(Beginning of RECORDED INFORMATION)
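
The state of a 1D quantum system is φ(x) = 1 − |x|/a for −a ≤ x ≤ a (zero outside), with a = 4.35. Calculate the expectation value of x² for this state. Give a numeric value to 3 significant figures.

1.89

⟨x²⟩ = ∫ x²·|φ|² dx / ∫|φ|² dx (integrals over the domain).
φ is even, so ∫ over [−a, a] = 2∫₀ᵃ with φ = 1 − x/a there: ∫₀ᵃ (1 − x/a)² dx = a/3, ∫₀ᵃ x²(1 − x/a)² dx = a³/30, ∫₀ᵃ x⁴(1 − x/a)² dx = a⁵/105.
State is unnormalized: ∫|φ|² dx = 2.9000, and ∫φ*·x²·φ dx = 5.4875, so ⟨x²⟩ = 5.4875 / 2.9000.
⟨x²⟩ = 1.8923.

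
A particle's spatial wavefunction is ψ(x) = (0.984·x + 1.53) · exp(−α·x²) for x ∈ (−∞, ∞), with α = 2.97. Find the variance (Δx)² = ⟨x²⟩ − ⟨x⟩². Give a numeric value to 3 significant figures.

0.0789

Compute ⟨x⟩ and ⟨x²⟩ separately, then (Δx)² = ⟨x²⟩ − ⟨x⟩².
Expand each integrand as polynomial × e^(−2αx²) and use ∫x^(2j)·e^(−2αx²) dx = (2j−1)!!/(4α)^j · √(π/(2α)), odd powers → 0; here √(π/(2α)) = 0.72725.
Normalization: ∫|ψ|² dx = 1.7617.
⟨x⟩ = 0.10463 and ⟨x²⟩ = 0.089839.
(Δx)² = 0.089839 − (0.10463)² = 0.078892.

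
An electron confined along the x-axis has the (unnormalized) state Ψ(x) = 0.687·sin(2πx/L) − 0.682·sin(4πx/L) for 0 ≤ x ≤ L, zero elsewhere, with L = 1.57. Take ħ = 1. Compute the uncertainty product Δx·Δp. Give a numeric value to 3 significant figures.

Δx = √(⟨x²⟩−⟨x⟩²), Δp = √(⟨p²⟩−⟨p⟩²).
On 0 ≤ x ≤ L (j ≠ l): ∫sin²(jπx/L) dx = L/2, ∫sin(jπx/L)·sin(lπx/L) dx = 0; diagonal moments ∫x·sin²(jπx/L) dx = L²/4, ∫x²·sin²(jπx/L) dx = L³·(1/6 − 1/(4j²π²)); cross terms ∫x·sin(jπx/L)·sin(lπx/L) dx = 0 for j + l even and −4jlL²/(π²(j² − l²)²) for j + l odd, ∫x²·sin(jπx/L)·sin(lπx/L) dx = (−1)^(j+l)·4jlL³/(π²(j² − l²)²); higher powers the same way via product-to-sum and parts. d²/dx² sin(jπx/L) = −(jπ/L)²·sin(jπx/L); on 0 ≤ x ≤ L, ∫sin²(jπx/L) dx = L/2 and ∫sin(jπx/L)·sin(lπx/L) dx = 0 for j ≠ l, so only diagonal terms survive in ∫|Ψ|² and ∫Ψ·Ψ″; ∫Ψ·Ψ′ dx = [Ψ²/2] between the walls = 0.
Normalization: ∫|Ψ|² dx = 0.73562.
⟨x⟩ = 0.78500, ⟨x²⟩ = 0.69104 ⇒ Δx = 0.27352.
⟨p⟩ = 0.0000, ⟨p²⟩ = 39.865 ⇒ Δp = 6.3139.
Δx·Δp = 1.7270.

1.73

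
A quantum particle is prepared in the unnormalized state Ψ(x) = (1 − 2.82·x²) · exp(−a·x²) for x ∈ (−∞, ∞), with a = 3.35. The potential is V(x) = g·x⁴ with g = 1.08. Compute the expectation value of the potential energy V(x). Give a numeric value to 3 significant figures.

0.0113

⟨V⟩ = ∫ V(x)·|Ψ|² dx / ∫|Ψ|² dx.
Expand each integrand as polynomial × e^(−2ax²) and use ∫x^(2j)·e^(−2ax²) dx = (2j−1)!!/(4a)^j · √(π/(2a)), odd powers → 0; here √(π/(2a)) = 0.68476.
State is unnormalized: ∫|Ψ|² dx = 0.48753, and ∫Ψ*·V(x)·Ψ dx = 0.0055059, so ⟨V⟩ = 0.0055059 / 0.48753.
⟨V⟩ = 0.011294.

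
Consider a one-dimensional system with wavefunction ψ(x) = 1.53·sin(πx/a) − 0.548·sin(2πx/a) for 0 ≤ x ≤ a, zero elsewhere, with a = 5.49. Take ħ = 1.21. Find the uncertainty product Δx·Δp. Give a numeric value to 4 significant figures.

Δx = √(⟨x²⟩−⟨x⟩²), Δp = √(⟨p²⟩−⟨p⟩²).
On 0 ≤ x ≤ a (j ≠ l): ∫sin²(jπx/a) dx = a/2, ∫sin(jπx/a)·sin(lπx/a) dx = 0; diagonal moments ∫x·sin²(jπx/a) dx = a²/4, ∫x²·sin²(jπx/a) dx = a³·(1/6 − 1/(4j²π²)); cross terms ∫x·sin(jπx/a)·sin(lπx/a) dx = 0 for j + l even and −4jla²/(π²(j² − l²)²) for j + l odd, ∫x²·sin(jπx/a)·sin(lπx/a) dx = (−1)^(j+l)·4jla³/(π²(j² − l²)²); higher powers the same way via product-to-sum and parts. d²/dx² sin(jπx/a) = −(jπ/a)²·sin(jπx/a); on 0 ≤ x ≤ a, ∫sin²(jπx/a) dx = a/2 and ∫sin(jπx/a)·sin(lπx/a) dx = 0 for j ≠ l, so only diagonal terms survive in ∫|ψ|² and ∫ψ·ψ″; ∫ψ·ψ′ dx = [ψ²/2] between the walls = 0.
Normalization: ∫|ψ|² dx = 7.2501.
⟨x⟩ = 3.3728, ⟨x²⟩ = 12.097 ⇒ Δx = 0.84899.
⟨p⟩ = 0.0000, ⟨p²⟩ = 0.64296 ⇒ Δp = 0.80185.
Δx·Δp = 0.68076.

0.6808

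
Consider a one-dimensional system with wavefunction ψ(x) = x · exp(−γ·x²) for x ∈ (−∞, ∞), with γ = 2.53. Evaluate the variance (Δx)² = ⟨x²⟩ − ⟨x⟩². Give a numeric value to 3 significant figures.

Compute ⟨x⟩ and ⟨x²⟩ separately, then (Δx)² = ⟨x²⟩ − ⟨x⟩².
Expand each integrand as polynomial × e^(−2γx²) and use ∫x^(2j)·e^(−2γx²) dx = (2j−1)!!/(4γ)^j · √(π/(2γ)), odd powers → 0; here √(π/(2γ)) = 0.78795.
Normalization: ∫|ψ|² dx = 0.077861.
⟨x⟩ = 0.0000 and ⟨x²⟩ = 0.29644.
(Δx)² = 0.29644 − (0.0000)² = 0.29644.

0.296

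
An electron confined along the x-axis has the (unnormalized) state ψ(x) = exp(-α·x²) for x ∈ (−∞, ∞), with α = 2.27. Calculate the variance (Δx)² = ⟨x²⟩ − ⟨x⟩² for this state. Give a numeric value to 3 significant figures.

Compute ⟨x⟩ and ⟨x²⟩ separately, then (Δx)² = ⟨x²⟩ − ⟨x⟩².
Gaussian moments: ∫x^(2j)·e^(−2αx²) dx = (2j−1)!!/(4α)^j · √(π/(2α)), odd powers integrate to 0; here √(π/(2α)) = 0.83185.
Normalization: ∫|ψ|² dx = 0.83185.
⟨x⟩ = 0.0000 and ⟨x²⟩ = 0.11013.
(Δx)² = 0.11013 − (0.0000)² = 0.11013.

0.110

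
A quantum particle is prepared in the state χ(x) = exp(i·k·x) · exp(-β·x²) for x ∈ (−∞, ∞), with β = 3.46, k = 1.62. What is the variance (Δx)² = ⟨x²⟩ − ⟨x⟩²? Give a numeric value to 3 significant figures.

Compute ⟨x⟩ and ⟨x²⟩ separately, then (Δx)² = ⟨x²⟩ − ⟨x⟩².
Gaussian moments: ∫x^(2j)·e^(−2βx²) dx = (2j−1)!!/(4β)^j · √(π/(2β)), odd powers integrate to 0; here √(π/(2β)) = 0.67379.
Normalization: ∫|χ|² dx = 0.67379.
⟨x⟩ = 0.0000 and ⟨x²⟩ = 0.072254.
(Δx)² = 0.072254 − (0.0000)² = 0.072254.

0.0723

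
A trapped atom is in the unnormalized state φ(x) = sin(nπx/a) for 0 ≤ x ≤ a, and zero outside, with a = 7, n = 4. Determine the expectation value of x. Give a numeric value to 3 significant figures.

⟨x⟩ = ∫ x·|φ|² dx / ∫|φ|² dx (integrals over the domain).
With sin²θ = (1 − cos2θ)/2 on 0 ≤ x ≤ a: ∫sin²(nπx/a) dx = a/2, ∫x·sin²(nπx/a) dx = a²/4, ∫x²·sin²(nπx/a) dx = a³·(1/6 − 1/(4n²π²)); higher powers xᵏ the same way, integrating xᵏ·cos(2nπx/a) by parts.
State is unnormalized: ∫|φ|² dx = 3.5000, and ∫φ*·x·φ dx = 12.250, so ⟨x⟩ = 12.250 / 3.5000.
⟨x⟩ = 3.5000.

3.50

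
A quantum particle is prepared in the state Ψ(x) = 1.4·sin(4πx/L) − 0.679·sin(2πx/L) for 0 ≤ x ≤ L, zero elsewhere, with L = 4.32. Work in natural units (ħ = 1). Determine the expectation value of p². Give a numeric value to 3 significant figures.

p² Ψ = −ħ² d²Ψ/dx²; ⟨p²⟩ = −ħ² ∫ Ψ*·Ψ'' dx / ∫|Ψ|² dx.
d²/dx² sin(jπx/L) = −(jπ/L)²·sin(jπx/L); on 0 ≤ x ≤ L, ∫sin²(jπx/L) dx = L/2 and ∫sin(jπx/L)·sin(lπx/L) dx = 0 for j ≠ l, so only diagonal terms survive in ∫|Ψ|² and ∫Ψ·Ψ″; ∫Ψ·Ψ′ dx = [Ψ²/2] between the walls = 0.
State is unnormalized: ∫|Ψ|² dx = 5.2294, and ∫Ψ*·(−ħ² Ψ'') dx = 37.930, so ⟨p²⟩ = 37.930 / 5.2294.
⟨p²⟩ = 7.2531.

7.25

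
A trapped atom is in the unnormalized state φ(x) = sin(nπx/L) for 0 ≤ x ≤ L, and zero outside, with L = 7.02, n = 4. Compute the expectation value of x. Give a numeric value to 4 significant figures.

⟨x⟩ = ∫ x·|φ|² dx / ∫|φ|² dx (integrals over the domain).
With sin²θ = (1 − cos2θ)/2 on 0 ≤ x ≤ L: ∫sin²(nπx/L) dx = L/2, ∫x·sin²(nπx/L) dx = L²/4, ∫x²·sin²(nπx/L) dx = L³·(1/6 − 1/(4n²π²)); higher powers xᵏ the same way, integrating xᵏ·cos(2nπx/L) by parts.
State is unnormalized: ∫|φ|² dx = 3.5100, and ∫φ*·x·φ dx = 12.320, so ⟨x⟩ = 12.320 / 3.5100.
⟨x⟩ = 3.5100.

3.510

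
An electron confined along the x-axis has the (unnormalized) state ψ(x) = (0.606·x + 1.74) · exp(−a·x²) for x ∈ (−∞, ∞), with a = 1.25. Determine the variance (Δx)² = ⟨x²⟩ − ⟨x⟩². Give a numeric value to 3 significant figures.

Compute ⟨x⟩ and ⟨x²⟩ separately, then (Δx)² = ⟨x²⟩ − ⟨x⟩².
Expand each integrand as polynomial × e^(−2ax²) and use ∫x^(2j)·e^(−2ax²) dx = (2j−1)!!/(4a)^j · √(π/(2a)), odd powers → 0; here √(π/(2a)) = 1.1210.
Normalization: ∫|ψ|² dx = 3.4763.
⟨x⟩ = 0.13601 and ⟨x²⟩ = 0.20947.
(Δx)² = 0.20947 − (0.13601)² = 0.19097.

0.191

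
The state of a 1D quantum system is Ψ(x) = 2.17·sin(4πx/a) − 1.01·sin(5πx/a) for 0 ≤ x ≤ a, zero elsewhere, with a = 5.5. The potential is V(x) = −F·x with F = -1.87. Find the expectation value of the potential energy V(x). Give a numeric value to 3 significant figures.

⟨V⟩ = ∫ V(x)·|Ψ|² dx / ∫|Ψ|² dx.
On 0 ≤ x ≤ a (j ≠ l): ∫sin²(jπx/a) dx = a/2, ∫sin(jπx/a)·sin(lπx/a) dx = 0; diagonal moments ∫x·sin²(jπx/a) dx = a²/4, ∫x²·sin²(jπx/a) dx = a³·(1/6 − 1/(4j²π²)); cross terms ∫x·sin(jπx/a)·sin(lπx/a) dx = 0 for j + l even and −4jla²/(π²(j² − l²)²) for j + l odd, ∫x²·sin(jπx/a)·sin(lπx/a) dx = (−1)^(j+l)·4jla³/(π²(j² − l²)²); higher powers the same way via product-to-sum and parts.
State is unnormalized: ∫|Ψ|² dx = 15.755, and ∫Ψ*·V(x)·Ψ dx = 105.83, so ⟨V⟩ = 105.83 / 15.755.
⟨V⟩ = 6.7175.

6.72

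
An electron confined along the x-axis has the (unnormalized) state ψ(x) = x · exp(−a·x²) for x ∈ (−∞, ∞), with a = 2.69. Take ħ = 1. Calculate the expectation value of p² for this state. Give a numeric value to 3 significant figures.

8.07

p² ψ = −ħ² d²ψ/dx²; ⟨p²⟩ = −ħ² ∫ ψ*·ψ'' dx / ∫|ψ|² dx.
Expand each integrand as polynomial × e^(−2ax²) and use ∫x^(2j)·e^(−2ax²) dx = (2j−1)!!/(4a)^j · √(π/(2a)), odd powers → 0; here √(π/(2a)) = 0.76416. Differentiate with the product rule, d/dx e^(−ax²) = −2ax·e^(−ax²).
State is unnormalized: ∫|ψ|² dx = 0.071019, and ∫ψ*·(−ħ² ψ'') dx = 0.57312, so ⟨p²⟩ = 0.57312 / 0.071019.
⟨p²⟩ = 8.0700.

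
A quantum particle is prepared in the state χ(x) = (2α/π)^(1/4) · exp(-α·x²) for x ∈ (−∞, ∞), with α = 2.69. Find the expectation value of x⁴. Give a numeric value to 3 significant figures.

0.0259

⟨x⁴⟩ = ∫ x⁴·|χ|² dx (integrals over the domain).
Gaussian moments: ∫x^(2j)·e^(−2αx²) dx = (2j−1)!!/(4α)^j · √(π/(2α)), odd powers integrate to 0; here √(π/(2α)) = 0.76416.
⟨x⁴⟩ = 0.025912.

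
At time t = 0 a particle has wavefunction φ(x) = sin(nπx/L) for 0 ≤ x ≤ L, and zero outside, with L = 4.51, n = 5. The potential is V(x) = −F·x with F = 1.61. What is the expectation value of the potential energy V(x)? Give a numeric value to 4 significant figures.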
(End of RECORDED INFORMATION)
YOUR OBJECTIVE: Nothing but the lines from the one with "A quantum particle is prepared in the state χ(x) = (2α/π)^(1/4)" through the final line of the records may appear in the answer, and each must be transcribed exactly.

EXERCISE RESPONSE:
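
A quantum particle is prepared in the state χ(x) = (2α/π)^(1/4) · exp(-α·x²) for x ∈ (−∞, ∞), with α = 2.69. Find the expectation value of x⁴. Give a numeric value to 3 significant figures.

0.0259

⟨x⁴⟩ = ∫ x⁴·|χ|² dx (integrals over the domain).
Gaussian moments: ∫x^(2j)·e^(−2αx²) dx = (2j−1)!!/(4α)^j · √(π/(2α)), odd powers integrate to 0; here √(π/(2α)) = 0.76416.
⟨x⁴⟩ = 0.025912.

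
At time t = 0 a particle has wavefunction φ(x) = sin(nπx/L) for 0 ≤ x ≤ L, and zero outside, with L = 4.51, n = 5. The potential is V(x) = −F·x with F = 1.61. What is the expectation value of the potential energy V(x)? Give a numeric value to 4 significant figures.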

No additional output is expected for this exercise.